Saved data entries
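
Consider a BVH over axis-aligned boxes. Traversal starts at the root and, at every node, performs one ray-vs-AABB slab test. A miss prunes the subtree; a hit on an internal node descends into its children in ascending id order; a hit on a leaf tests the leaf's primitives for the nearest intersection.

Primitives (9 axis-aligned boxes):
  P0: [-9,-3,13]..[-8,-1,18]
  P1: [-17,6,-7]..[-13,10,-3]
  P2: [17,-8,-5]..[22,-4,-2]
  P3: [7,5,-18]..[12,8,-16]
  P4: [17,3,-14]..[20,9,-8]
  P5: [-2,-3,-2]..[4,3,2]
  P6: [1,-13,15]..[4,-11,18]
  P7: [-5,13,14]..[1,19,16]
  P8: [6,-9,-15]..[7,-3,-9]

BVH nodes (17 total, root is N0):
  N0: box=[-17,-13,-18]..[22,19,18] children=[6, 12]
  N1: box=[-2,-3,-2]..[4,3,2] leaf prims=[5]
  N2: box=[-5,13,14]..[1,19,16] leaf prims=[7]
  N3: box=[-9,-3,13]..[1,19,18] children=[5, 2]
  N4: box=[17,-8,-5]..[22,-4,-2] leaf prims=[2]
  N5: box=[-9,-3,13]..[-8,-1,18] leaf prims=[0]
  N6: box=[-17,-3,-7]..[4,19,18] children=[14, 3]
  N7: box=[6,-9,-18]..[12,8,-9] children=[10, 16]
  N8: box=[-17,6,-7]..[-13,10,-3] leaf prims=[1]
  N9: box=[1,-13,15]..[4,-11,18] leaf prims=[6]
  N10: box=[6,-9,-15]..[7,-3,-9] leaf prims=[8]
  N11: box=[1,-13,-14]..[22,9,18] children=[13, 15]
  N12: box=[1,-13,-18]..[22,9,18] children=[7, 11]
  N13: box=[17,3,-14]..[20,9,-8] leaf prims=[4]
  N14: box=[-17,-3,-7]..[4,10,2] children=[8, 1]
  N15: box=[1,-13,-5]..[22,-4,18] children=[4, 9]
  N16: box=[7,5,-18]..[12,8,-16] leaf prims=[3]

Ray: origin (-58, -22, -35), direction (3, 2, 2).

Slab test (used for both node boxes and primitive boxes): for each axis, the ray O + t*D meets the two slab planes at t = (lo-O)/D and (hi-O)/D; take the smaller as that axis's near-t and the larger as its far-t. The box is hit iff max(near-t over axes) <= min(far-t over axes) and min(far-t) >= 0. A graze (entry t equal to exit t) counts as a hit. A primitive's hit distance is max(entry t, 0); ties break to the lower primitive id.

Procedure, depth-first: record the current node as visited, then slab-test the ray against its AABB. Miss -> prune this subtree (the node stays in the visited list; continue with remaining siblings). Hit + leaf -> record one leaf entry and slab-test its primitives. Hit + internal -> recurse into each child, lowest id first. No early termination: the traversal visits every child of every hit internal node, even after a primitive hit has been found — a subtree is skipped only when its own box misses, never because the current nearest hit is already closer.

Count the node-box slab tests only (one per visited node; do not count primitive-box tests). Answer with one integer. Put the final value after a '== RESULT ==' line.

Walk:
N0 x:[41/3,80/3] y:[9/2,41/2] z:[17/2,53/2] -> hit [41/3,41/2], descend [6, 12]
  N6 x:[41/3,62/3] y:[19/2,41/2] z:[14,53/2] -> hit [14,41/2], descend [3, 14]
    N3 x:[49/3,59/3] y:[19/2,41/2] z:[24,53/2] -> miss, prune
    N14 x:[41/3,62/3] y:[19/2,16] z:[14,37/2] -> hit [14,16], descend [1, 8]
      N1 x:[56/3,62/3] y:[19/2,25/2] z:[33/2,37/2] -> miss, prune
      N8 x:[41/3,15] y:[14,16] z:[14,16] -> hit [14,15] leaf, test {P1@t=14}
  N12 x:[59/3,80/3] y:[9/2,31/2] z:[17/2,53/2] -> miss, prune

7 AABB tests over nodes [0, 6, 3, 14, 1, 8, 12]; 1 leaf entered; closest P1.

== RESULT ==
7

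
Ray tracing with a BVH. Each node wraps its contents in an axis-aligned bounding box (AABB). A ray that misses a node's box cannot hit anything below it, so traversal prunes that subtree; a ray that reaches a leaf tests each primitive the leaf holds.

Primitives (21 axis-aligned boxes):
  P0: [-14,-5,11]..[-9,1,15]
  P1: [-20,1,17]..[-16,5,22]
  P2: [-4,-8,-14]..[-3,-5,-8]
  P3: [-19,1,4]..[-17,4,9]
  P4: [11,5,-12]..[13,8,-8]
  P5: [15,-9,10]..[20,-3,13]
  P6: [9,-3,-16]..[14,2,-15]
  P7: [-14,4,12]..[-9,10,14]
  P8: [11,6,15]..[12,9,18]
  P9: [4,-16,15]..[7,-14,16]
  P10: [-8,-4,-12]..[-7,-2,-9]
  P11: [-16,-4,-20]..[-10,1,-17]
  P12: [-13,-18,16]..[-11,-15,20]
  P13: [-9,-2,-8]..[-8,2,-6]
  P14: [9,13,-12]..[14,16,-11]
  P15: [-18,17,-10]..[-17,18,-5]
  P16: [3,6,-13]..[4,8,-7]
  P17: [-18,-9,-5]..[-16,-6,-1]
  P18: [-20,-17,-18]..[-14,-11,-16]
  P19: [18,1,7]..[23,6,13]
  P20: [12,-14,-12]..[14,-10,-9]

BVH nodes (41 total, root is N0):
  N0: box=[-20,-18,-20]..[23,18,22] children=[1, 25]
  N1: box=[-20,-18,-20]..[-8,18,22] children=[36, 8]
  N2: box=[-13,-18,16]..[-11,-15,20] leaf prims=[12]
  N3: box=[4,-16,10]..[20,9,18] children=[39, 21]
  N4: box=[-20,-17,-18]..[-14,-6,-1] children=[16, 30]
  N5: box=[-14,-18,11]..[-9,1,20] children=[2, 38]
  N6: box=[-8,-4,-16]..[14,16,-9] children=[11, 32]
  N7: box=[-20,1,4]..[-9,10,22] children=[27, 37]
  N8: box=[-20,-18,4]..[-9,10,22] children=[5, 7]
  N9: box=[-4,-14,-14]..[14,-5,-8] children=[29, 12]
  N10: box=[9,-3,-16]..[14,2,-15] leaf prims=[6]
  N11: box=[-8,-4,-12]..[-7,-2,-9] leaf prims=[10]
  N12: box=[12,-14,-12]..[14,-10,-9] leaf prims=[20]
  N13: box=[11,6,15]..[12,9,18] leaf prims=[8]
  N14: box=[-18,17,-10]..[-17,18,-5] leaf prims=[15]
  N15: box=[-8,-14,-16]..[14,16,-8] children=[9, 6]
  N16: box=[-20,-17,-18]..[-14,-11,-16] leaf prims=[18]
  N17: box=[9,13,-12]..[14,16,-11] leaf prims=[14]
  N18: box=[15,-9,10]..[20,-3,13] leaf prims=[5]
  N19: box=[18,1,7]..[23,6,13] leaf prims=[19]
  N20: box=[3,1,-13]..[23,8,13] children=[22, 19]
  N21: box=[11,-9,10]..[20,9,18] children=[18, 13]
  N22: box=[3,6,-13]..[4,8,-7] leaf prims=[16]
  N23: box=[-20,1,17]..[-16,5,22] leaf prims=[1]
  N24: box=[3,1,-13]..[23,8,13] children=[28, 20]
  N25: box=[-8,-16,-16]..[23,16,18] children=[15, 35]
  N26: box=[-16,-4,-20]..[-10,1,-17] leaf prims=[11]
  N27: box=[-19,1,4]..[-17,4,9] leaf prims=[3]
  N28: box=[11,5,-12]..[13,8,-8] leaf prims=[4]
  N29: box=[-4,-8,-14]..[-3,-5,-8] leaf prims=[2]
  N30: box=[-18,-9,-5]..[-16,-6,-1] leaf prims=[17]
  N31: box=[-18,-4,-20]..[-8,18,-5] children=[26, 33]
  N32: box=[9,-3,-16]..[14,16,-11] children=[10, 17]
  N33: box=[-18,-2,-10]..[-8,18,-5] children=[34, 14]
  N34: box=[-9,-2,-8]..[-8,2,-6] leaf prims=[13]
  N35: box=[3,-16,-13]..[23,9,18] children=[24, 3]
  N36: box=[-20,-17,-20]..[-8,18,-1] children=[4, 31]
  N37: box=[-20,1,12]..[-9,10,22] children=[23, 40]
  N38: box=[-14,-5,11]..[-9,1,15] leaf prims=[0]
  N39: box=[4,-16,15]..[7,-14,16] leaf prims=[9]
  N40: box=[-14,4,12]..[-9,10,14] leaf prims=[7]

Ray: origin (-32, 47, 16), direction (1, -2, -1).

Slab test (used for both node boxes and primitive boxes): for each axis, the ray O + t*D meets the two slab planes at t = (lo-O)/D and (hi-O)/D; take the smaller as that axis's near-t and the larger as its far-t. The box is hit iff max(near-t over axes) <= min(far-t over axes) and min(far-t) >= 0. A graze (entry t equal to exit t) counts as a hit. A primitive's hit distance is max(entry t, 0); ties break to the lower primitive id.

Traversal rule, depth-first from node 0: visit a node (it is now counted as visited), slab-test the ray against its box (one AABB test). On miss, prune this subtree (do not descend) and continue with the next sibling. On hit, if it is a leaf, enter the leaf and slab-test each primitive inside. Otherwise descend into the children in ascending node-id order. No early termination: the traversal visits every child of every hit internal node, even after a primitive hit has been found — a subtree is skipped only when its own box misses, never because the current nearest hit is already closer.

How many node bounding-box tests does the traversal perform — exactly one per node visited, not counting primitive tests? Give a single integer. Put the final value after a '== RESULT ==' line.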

> _Work instructions_
From the data above, output exactly the lines between the one containing "N1: box=[-2,-3,-2]..[4,3,2] leaf prims=[5]" and the one containing "Ray: origin (-58, -22, -35), direction", counting both of them.

> _Exercise result_
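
  N1: box=[-2,-3,-2]..[4,3,2] leaf prims=[5]
  N2: box=[-5,13,14]..[1,19,16] leaf prims=[7]
  N3: box=[-9,-3,13]..[1,19,18] children=[5, 2]
  N4: box=[17,-8,-5]..[22,-4,-2] leaf prims=[2]
  N5: box=[-9,-3,13]..[-8,-1,18] leaf prims=[0]
  N6: box=[-17,-3,-7]..[4,19,18] children=[14, 3]
  N7: box=[6,-9,-18]..[12,8,-9] children=[10, 16]
  N8: box=[-17,6,-7]..[-13,10,-3] leaf prims=[1]
  N9: box=[1,-13,15]..[4,-11,18] leaf prims=[6]
  N10: box=[6,-9,-15]..[7,-3,-9] leaf prims=[8]
  N11: box=[1,-13,-14]..[22,9,18] children=[13, 15]
  N12: box=[1,-13,-18]..[22,9,18] children=[7, 11]
  N13: box=[17,3,-14]..[20,9,-8] leaf prims=[4]
  N14: box=[-17,-3,-7]..[4,10,2] children=[8, 1]
  N15: box=[1,-13,-5]..[22,-4,18] children=[4, 9]
  N16: box=[7,5,-18]..[12,8,-16] leaf prims=[3]

Ray: origin (-58, -22, -35), direction (3, 2, 2).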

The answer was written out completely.